- _Directions for this task_
Once you find the line containing "Let m + 4 = 41718." in the data below, copy it and each following line exactly, up to and including the line containing "Answer: $-14610$", and nothing else.

- _Material shown_

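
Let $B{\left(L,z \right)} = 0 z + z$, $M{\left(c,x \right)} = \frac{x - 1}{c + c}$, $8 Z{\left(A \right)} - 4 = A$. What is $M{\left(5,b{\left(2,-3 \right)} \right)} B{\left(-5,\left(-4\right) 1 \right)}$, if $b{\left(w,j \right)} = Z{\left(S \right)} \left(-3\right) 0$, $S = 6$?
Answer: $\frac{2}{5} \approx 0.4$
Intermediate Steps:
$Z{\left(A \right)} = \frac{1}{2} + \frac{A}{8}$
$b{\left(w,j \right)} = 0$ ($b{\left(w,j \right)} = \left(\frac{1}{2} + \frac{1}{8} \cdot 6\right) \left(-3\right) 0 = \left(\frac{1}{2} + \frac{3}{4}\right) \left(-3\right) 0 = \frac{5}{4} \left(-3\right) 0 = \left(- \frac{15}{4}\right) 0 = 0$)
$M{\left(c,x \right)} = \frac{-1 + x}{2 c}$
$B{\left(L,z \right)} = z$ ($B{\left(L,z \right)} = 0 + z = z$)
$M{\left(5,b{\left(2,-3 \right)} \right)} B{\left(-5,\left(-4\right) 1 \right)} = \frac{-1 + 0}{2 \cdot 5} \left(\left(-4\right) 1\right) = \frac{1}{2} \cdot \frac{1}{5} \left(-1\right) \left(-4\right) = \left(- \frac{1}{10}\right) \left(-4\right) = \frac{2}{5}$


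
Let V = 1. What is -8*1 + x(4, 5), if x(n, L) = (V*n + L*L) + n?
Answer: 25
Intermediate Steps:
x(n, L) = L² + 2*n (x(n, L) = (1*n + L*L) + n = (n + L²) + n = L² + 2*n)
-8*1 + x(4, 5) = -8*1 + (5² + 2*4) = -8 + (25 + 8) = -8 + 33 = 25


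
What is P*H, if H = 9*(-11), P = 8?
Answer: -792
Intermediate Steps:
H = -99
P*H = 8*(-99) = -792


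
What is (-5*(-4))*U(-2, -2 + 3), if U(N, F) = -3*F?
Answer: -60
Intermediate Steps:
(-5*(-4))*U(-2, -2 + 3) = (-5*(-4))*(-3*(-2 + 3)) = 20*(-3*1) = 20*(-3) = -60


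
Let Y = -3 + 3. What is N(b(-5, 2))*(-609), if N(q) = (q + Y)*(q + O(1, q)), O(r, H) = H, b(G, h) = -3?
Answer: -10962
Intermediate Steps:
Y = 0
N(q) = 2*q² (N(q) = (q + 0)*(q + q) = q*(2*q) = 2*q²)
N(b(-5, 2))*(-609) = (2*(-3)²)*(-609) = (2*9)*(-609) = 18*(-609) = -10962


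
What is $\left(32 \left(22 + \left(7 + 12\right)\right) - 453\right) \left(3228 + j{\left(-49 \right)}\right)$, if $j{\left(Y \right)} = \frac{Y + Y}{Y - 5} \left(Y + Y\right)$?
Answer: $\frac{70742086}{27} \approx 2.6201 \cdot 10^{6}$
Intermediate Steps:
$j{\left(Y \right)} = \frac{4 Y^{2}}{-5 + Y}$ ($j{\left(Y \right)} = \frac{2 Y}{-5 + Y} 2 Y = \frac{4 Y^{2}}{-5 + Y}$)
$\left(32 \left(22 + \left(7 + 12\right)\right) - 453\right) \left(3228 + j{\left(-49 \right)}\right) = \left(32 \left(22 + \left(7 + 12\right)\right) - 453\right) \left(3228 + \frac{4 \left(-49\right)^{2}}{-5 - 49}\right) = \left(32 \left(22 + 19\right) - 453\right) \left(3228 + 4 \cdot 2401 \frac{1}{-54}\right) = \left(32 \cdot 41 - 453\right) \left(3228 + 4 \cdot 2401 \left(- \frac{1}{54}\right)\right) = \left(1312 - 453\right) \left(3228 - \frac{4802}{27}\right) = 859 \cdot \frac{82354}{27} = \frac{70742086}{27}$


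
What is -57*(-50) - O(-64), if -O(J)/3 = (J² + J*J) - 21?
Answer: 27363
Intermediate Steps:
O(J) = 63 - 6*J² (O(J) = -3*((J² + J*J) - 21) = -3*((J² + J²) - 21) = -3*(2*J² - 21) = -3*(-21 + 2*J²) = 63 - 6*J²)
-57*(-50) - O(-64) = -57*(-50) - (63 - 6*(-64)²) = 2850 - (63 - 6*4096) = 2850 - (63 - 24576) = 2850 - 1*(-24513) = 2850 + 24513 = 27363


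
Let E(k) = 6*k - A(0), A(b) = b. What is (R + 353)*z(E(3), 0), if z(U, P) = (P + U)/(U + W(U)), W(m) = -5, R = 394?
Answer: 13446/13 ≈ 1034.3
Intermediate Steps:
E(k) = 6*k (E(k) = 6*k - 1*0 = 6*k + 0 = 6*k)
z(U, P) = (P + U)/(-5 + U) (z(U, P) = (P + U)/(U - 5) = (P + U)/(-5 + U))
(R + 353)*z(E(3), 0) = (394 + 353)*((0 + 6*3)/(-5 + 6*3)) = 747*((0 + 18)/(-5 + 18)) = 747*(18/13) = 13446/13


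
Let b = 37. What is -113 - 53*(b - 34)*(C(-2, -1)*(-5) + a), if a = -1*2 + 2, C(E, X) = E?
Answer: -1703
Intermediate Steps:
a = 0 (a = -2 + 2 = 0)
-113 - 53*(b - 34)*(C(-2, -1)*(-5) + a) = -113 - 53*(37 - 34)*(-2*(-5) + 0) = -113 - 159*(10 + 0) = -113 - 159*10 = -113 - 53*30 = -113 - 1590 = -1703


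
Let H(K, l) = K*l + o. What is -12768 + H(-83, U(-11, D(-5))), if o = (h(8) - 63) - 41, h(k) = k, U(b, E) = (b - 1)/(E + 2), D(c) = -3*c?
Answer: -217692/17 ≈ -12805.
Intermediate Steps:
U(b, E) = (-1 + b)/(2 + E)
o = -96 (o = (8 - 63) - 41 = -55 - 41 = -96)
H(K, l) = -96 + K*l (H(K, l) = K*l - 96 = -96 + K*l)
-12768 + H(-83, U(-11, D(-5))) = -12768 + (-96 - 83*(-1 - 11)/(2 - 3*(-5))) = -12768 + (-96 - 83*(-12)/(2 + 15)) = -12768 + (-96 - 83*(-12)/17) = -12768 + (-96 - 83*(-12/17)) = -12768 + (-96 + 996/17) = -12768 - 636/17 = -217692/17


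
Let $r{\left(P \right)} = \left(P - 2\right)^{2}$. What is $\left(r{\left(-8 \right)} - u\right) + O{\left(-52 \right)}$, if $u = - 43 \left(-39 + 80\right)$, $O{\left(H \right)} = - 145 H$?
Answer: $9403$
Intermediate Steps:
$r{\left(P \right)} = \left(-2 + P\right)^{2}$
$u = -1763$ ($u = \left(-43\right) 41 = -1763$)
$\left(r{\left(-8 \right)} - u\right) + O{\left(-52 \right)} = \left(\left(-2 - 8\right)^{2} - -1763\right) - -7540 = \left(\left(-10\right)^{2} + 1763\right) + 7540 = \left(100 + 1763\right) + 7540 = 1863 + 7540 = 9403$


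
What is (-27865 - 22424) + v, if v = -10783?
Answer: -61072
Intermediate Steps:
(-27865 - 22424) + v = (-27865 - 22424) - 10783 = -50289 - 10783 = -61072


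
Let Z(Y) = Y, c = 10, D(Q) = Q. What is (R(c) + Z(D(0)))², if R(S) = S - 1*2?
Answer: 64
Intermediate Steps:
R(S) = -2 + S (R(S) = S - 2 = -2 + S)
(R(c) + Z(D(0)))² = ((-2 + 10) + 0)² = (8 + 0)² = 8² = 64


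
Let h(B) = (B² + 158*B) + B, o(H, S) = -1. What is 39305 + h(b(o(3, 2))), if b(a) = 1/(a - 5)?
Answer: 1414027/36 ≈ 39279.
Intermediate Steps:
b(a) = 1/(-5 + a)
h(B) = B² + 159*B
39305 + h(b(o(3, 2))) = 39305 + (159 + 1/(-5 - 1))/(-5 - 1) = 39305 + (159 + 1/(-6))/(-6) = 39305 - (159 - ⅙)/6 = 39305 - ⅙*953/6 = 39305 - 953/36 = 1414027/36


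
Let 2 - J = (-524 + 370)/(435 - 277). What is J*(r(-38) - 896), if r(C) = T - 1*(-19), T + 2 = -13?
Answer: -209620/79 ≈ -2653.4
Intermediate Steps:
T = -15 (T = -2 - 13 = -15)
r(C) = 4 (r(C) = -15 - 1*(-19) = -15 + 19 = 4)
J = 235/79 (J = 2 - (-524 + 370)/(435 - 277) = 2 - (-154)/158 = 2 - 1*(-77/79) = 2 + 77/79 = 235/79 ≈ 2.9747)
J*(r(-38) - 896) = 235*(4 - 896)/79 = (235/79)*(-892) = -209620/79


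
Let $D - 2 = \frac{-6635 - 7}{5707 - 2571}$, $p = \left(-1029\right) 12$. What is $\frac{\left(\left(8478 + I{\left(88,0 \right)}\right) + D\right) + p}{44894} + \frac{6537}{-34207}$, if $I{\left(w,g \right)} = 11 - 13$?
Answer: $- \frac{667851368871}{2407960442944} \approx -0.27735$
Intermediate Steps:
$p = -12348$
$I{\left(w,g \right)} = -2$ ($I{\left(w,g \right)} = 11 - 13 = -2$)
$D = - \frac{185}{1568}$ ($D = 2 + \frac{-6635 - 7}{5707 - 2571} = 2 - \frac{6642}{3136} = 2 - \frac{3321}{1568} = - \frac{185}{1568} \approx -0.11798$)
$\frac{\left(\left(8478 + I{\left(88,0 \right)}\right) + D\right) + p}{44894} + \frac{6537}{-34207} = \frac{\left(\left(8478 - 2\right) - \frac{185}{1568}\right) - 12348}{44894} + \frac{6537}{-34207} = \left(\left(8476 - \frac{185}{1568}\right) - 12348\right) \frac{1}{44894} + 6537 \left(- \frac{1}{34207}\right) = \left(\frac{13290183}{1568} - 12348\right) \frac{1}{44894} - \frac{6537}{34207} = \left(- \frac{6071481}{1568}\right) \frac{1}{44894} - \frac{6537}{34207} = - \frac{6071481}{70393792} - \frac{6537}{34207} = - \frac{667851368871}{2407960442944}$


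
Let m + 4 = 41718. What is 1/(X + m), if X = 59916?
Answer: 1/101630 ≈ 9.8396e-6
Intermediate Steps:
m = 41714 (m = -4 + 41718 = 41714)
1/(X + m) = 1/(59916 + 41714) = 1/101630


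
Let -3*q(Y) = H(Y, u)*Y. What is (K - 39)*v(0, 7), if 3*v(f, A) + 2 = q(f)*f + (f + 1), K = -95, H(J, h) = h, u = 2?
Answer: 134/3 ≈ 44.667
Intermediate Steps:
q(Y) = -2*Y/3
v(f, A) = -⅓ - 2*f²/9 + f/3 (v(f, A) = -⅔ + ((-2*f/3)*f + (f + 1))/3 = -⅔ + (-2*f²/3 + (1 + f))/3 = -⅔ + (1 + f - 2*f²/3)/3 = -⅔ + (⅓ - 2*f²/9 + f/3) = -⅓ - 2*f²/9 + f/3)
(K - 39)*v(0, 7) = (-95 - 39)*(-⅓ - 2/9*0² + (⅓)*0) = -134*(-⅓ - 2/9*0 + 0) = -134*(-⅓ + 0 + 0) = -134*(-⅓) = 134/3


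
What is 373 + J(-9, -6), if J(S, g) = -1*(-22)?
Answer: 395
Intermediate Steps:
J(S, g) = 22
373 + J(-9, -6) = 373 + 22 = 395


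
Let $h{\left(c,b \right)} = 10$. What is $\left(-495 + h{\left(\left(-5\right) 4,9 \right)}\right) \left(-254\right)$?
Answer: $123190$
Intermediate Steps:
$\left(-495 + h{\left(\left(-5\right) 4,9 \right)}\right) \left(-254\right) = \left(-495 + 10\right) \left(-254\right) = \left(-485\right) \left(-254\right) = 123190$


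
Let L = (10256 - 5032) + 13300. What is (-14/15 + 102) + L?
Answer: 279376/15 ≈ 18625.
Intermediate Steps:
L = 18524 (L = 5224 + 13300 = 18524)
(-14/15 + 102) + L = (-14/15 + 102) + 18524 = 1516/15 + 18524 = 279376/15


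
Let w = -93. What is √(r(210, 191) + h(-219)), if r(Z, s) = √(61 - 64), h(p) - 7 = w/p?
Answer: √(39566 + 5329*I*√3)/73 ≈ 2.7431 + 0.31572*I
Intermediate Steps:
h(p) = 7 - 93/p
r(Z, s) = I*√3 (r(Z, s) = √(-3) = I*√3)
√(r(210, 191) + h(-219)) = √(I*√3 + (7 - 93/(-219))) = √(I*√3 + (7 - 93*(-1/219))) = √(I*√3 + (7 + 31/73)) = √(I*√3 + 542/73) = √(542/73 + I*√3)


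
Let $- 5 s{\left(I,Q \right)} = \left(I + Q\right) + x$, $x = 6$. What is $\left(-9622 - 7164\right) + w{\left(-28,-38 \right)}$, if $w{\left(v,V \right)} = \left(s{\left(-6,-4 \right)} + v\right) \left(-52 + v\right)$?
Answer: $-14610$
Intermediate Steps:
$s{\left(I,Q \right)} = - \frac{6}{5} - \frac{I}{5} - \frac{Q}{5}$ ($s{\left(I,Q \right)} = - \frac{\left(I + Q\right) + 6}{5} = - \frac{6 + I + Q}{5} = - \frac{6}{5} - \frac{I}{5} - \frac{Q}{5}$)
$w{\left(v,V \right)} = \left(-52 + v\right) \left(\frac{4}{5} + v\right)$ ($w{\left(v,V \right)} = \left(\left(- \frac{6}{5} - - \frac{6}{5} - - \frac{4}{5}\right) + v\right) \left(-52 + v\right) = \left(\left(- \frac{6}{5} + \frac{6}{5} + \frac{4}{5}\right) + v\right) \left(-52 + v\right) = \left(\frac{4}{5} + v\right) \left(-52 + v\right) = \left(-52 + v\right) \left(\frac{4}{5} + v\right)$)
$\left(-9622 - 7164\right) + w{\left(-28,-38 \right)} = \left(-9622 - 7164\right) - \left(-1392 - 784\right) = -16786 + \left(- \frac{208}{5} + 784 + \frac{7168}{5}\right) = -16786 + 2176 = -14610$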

- _Solved exercise_
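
Let m + 4 = 41718. What is 1/(X + m), if X = 59916?
Answer: 1/101630 ≈ 9.8396e-6
Intermediate Steps:
m = 41714 (m = -4 + 41718 = 41714)
1/(X + m) = 1/(59916 + 41714) = 1/101630


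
Let -3*q(Y) = H(Y, u)*Y. What is (K - 39)*v(0, 7), if 3*v(f, A) + 2 = q(f)*f + (f + 1), K = -95, H(J, h) = h, u = 2?
Answer: 134/3 ≈ 44.667
Intermediate Steps:
q(Y) = -2*Y/3
v(f, A) = -⅓ - 2*f²/9 + f/3 (v(f, A) = -⅔ + ((-2*f/3)*f + (f + 1))/3 = -⅔ + (-2*f²/3 + (1 + f))/3 = -⅔ + (1 + f - 2*f²/3)/3 = -⅔ + (⅓ - 2*f²/9 + f/3) = -⅓ - 2*f²/9 + f/3)
(K - 39)*v(0, 7) = (-95 - 39)*(-⅓ - 2/9*0² + (⅓)*0) = -134*(-⅓ - 2/9*0 + 0) = -134*(-⅓ + 0 + 0) = -134*(-⅓) = 134/3


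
What is 373 + J(-9, -6), if J(S, g) = -1*(-22)?
Answer: 395
Intermediate Steps:
J(S, g) = 22
373 + J(-9, -6) = 373 + 22 = 395


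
Let $h{\left(c,b \right)} = 10$. What is $\left(-495 + h{\left(\left(-5\right) 4,9 \right)}\right) \left(-254\right)$?
Answer: $123190$
Intermediate Steps:
$\left(-495 + h{\left(\left(-5\right) 4,9 \right)}\right) \left(-254\right) = \left(-495 + 10\right) \left(-254\right) = \left(-485\right) \left(-254\right) = 123190$


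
Let L = (10256 - 5032) + 13300. What is (-14/15 + 102) + L?
Answer: 279376/15 ≈ 18625.
Intermediate Steps:
L = 18524 (L = 5224 + 13300 = 18524)
(-14/15 + 102) + L = (-14/15 + 102) + 18524 = 1516/15 + 18524 = 279376/15


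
Let w = -93. What is √(r(210, 191) + h(-219)), if r(Z, s) = √(61 - 64), h(p) - 7 = w/p?
Answer: √(39566 + 5329*I*√3)/73 ≈ 2.7431 + 0.31572*I
Intermediate Steps:
h(p) = 7 - 93/p
r(Z, s) = I*√3 (r(Z, s) = √(-3) = I*√3)
√(r(210, 191) + h(-219)) = √(I*√3 + (7 - 93/(-219))) = √(I*√3 + (7 - 93*(-1/219))) = √(I*√3 + (7 + 31/73)) = √(I*√3 + 542/73) = √(542/73 + I*√3)


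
Let $- 5 s{\left(I,Q \right)} = \left(I + Q\right) + x$, $x = 6$. What is $\left(-9622 - 7164\right) + w{\left(-28,-38 \right)}$, if $w{\left(v,V \right)} = \left(s{\left(-6,-4 \right)} + v\right) \left(-52 + v\right)$?
Answer: $-14610$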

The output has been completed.